[Given information — start]

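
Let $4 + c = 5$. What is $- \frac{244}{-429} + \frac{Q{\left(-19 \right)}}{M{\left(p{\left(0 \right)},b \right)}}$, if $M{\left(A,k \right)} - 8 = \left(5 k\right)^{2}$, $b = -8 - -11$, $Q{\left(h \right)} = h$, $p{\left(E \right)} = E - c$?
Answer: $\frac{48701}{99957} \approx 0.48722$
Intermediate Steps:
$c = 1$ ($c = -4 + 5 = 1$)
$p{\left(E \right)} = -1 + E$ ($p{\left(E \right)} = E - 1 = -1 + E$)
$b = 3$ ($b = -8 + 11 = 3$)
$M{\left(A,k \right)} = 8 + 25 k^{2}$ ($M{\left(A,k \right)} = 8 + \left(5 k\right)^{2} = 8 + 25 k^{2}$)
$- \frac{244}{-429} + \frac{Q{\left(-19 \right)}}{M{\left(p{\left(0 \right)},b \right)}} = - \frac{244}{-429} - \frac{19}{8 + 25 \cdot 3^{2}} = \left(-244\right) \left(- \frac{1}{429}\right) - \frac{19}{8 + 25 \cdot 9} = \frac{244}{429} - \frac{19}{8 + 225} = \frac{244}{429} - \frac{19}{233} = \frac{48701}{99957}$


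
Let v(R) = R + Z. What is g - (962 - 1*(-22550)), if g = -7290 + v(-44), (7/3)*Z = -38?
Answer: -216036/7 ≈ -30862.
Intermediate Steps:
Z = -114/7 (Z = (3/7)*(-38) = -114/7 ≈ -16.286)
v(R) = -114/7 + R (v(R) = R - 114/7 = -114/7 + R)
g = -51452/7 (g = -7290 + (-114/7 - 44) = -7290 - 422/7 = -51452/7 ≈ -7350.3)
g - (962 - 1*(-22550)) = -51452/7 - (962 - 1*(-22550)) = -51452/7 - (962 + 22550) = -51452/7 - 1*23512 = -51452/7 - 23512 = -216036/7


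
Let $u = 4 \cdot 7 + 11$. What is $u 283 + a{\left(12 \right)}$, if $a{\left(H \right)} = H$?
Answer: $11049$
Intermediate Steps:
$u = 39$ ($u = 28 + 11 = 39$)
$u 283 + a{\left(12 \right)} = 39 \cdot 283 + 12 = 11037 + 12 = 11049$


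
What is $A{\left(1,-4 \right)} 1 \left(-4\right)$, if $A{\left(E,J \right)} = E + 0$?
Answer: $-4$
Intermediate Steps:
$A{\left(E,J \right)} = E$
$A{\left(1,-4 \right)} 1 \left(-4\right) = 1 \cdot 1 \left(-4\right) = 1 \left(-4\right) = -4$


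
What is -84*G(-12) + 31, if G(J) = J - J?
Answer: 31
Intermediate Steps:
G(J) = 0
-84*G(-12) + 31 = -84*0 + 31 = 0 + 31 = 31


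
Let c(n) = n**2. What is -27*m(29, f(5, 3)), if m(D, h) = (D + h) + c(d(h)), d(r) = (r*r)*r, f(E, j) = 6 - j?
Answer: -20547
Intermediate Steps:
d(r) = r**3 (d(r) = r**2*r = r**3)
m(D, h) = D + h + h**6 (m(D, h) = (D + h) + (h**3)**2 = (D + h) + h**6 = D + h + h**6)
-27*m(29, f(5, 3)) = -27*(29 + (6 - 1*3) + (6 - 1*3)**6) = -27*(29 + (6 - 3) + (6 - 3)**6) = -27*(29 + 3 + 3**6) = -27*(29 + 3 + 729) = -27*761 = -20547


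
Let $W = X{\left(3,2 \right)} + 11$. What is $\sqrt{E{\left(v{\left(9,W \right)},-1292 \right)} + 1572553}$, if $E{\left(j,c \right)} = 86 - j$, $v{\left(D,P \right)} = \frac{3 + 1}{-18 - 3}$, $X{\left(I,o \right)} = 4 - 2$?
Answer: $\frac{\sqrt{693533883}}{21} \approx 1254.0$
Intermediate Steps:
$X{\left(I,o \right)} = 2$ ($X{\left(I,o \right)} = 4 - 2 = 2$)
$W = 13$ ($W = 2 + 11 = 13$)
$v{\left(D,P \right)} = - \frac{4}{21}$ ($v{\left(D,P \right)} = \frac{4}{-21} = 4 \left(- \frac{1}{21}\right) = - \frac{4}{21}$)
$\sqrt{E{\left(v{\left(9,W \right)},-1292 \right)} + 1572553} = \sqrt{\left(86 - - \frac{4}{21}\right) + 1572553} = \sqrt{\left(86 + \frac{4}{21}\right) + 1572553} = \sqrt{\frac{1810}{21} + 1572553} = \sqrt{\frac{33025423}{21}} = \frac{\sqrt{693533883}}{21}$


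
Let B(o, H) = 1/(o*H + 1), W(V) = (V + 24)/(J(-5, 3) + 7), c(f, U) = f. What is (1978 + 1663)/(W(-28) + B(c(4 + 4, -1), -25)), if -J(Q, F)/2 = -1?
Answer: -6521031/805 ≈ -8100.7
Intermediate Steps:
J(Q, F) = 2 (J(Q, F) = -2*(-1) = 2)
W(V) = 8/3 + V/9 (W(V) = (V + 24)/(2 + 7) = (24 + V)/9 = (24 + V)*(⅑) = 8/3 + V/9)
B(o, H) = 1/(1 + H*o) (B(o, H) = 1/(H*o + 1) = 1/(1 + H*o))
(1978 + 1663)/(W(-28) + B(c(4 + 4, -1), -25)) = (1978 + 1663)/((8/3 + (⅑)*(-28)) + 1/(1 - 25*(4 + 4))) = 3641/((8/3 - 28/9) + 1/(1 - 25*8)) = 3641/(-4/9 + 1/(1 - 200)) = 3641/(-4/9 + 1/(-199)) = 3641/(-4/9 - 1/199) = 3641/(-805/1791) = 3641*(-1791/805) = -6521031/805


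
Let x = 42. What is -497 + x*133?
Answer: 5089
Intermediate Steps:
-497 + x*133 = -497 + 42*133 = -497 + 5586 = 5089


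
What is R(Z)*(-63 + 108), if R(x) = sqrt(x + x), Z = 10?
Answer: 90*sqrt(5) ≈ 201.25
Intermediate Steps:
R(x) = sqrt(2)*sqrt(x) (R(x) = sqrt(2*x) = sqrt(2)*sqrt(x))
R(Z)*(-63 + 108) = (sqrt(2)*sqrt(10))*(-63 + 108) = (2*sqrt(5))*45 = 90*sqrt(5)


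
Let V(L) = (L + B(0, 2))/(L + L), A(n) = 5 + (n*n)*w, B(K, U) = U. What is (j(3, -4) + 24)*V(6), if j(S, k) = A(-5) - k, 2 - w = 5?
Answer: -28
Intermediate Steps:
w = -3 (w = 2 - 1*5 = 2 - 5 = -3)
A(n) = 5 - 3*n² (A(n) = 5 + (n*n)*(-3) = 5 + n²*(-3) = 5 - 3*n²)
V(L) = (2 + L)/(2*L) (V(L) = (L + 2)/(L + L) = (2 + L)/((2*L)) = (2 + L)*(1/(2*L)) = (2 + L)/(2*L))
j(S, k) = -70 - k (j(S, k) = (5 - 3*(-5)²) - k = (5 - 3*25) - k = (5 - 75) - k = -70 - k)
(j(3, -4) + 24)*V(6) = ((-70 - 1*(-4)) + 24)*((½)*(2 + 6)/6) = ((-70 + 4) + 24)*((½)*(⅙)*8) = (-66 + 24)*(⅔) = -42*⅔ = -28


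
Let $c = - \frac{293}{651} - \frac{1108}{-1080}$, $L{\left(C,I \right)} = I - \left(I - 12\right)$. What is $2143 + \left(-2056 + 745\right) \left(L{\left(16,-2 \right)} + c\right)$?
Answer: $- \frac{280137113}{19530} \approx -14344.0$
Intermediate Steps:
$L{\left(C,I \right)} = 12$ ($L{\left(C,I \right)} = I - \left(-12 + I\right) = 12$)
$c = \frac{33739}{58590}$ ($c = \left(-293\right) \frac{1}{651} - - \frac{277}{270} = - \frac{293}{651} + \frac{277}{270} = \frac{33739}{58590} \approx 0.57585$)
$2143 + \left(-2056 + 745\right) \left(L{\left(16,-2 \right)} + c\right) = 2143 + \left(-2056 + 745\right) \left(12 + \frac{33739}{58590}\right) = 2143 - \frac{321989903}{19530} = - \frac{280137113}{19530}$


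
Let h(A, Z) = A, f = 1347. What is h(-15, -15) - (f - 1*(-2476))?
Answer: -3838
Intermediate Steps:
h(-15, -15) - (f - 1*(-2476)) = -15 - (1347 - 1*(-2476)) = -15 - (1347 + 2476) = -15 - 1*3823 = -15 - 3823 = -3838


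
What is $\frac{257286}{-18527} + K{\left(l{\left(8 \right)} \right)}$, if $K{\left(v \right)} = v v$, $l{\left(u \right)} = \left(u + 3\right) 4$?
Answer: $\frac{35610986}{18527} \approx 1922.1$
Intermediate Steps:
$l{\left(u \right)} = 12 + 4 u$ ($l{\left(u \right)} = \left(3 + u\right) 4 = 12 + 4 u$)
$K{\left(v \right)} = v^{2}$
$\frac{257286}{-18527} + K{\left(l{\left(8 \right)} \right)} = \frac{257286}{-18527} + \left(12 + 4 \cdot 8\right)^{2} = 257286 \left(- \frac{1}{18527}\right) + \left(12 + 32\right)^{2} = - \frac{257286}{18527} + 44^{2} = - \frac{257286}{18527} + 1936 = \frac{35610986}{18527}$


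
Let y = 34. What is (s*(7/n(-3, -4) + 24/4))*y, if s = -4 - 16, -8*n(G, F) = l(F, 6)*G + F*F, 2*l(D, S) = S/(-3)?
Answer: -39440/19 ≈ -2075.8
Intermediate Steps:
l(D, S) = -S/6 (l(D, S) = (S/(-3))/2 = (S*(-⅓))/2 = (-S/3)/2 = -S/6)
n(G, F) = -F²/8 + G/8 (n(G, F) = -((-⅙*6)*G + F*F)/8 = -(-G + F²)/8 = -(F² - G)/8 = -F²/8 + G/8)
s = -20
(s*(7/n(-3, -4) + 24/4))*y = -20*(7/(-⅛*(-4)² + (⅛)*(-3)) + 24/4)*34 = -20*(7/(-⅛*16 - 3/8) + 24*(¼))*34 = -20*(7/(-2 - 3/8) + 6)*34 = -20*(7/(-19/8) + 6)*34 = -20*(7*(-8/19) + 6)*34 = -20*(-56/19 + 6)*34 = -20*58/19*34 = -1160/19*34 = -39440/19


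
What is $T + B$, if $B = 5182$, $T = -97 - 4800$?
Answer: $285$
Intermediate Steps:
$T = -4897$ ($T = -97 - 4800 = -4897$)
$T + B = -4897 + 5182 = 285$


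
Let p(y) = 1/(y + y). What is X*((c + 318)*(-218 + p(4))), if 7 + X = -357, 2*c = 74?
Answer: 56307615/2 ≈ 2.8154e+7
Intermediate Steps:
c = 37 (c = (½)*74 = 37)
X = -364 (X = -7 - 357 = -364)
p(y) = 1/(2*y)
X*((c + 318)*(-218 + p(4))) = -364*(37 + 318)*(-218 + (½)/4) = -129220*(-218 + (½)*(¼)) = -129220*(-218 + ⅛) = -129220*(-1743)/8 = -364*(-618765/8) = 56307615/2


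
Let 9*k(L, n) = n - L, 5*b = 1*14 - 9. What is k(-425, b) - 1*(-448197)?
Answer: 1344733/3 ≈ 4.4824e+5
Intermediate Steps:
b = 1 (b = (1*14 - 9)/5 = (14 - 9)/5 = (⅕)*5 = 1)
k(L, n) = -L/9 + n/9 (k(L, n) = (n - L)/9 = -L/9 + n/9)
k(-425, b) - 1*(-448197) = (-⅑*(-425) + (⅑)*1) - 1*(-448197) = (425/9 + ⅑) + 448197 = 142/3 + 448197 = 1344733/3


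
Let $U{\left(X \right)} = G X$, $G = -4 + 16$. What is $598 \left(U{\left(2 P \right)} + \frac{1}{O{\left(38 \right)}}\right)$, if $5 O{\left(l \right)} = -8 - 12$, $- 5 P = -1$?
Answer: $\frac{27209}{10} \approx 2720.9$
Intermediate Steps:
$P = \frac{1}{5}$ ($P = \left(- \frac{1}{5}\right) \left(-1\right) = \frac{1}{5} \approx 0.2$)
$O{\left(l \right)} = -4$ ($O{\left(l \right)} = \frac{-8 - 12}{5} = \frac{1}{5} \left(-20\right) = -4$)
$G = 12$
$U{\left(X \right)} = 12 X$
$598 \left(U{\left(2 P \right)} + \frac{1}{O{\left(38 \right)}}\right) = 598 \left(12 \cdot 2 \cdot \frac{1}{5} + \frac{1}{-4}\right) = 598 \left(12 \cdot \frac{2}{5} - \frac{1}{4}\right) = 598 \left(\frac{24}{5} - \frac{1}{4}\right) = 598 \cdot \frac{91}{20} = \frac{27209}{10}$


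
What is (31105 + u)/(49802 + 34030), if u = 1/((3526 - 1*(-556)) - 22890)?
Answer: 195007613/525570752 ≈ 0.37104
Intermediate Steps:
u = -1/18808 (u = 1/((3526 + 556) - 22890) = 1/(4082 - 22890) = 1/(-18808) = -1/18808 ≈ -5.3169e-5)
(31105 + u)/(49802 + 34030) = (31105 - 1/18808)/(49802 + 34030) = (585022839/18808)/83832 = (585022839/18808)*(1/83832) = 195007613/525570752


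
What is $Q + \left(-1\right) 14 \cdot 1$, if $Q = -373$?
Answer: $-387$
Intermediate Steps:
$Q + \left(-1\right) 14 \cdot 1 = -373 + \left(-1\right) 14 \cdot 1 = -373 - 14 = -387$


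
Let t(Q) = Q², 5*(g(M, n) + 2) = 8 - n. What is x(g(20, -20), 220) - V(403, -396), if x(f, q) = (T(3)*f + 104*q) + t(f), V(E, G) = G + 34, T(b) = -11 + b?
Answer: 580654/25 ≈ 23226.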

[Given information — finish]

The answer must hold only the lines from the first line of the data through the line bearing "Answer: -20547", returned exactly.

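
Let $4 + c = 5$. What is $- \frac{244}{-429} + \frac{Q{\left(-19 \right)}}{M{\left(p{\left(0 \right)},b \right)}}$, if $M{\left(A,k \right)} - 8 = \left(5 k\right)^{2}$, $b = -8 - -11$, $Q{\left(h \right)} = h$, $p{\left(E \right)} = E - c$?
Answer: $\frac{48701}{99957} \approx 0.48722$
Intermediate Steps:
$c = 1$ ($c = -4 + 5 = 1$)
$p{\left(E \right)} = -1 + E$ ($p{\left(E \right)} = E - 1 = -1 + E$)
$b = 3$ ($b = -8 + 11 = 3$)
$M{\left(A,k \right)} = 8 + 25 k^{2}$ ($M{\left(A,k \right)} = 8 + \left(5 k\right)^{2} = 8 + 25 k^{2}$)
$- \frac{244}{-429} + \frac{Q{\left(-19 \right)}}{M{\left(p{\left(0 \right)},b \right)}} = - \frac{244}{-429} - \frac{19}{8 + 25 \cdot 3^{2}} = \left(-244\right) \left(- \frac{1}{429}\right) - \frac{19}{8 + 25 \cdot 9} = \frac{244}{429} - \frac{19}{8 + 225} = \frac{244}{429} - \frac{19}{233} = \frac{48701}{99957}$


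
Let v(R) = R + Z. What is g - (962 - 1*(-22550)), if g = -7290 + v(-44), (7/3)*Z = -38?
Answer: -216036/7 ≈ -30862.
Intermediate Steps:
Z = -114/7 (Z = (3/7)*(-38) = -114/7 ≈ -16.286)
v(R) = -114/7 + R (v(R) = R - 114/7 = -114/7 + R)
g = -51452/7 (g = -7290 + (-114/7 - 44) = -7290 - 422/7 = -51452/7 ≈ -7350.3)
g - (962 - 1*(-22550)) = -51452/7 - (962 - 1*(-22550)) = -51452/7 - (962 + 22550) = -51452/7 - 1*23512 = -51452/7 - 23512 = -216036/7


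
Let $u = 4 \cdot 7 + 11$. What is $u 283 + a{\left(12 \right)}$, if $a{\left(H \right)} = H$?
Answer: $11049$
Intermediate Steps:
$u = 39$ ($u = 28 + 11 = 39$)
$u 283 + a{\left(12 \right)} = 39 \cdot 283 + 12 = 11037 + 12 = 11049$


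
What is $A{\left(1,-4 \right)} 1 \left(-4\right)$, if $A{\left(E,J \right)} = E + 0$?
Answer: $-4$
Intermediate Steps:
$A{\left(E,J \right)} = E$
$A{\left(1,-4 \right)} 1 \left(-4\right) = 1 \cdot 1 \left(-4\right) = 1 \left(-4\right) = -4$


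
What is -84*G(-12) + 31, if G(J) = J - J?
Answer: 31
Intermediate Steps:
G(J) = 0
-84*G(-12) + 31 = -84*0 + 31 = 0 + 31 = 31


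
Let c(n) = n**2. What is -27*m(29, f(5, 3)), if m(D, h) = (D + h) + c(d(h)), d(r) = (r*r)*r, f(E, j) = 6 - j?
Answer: -20547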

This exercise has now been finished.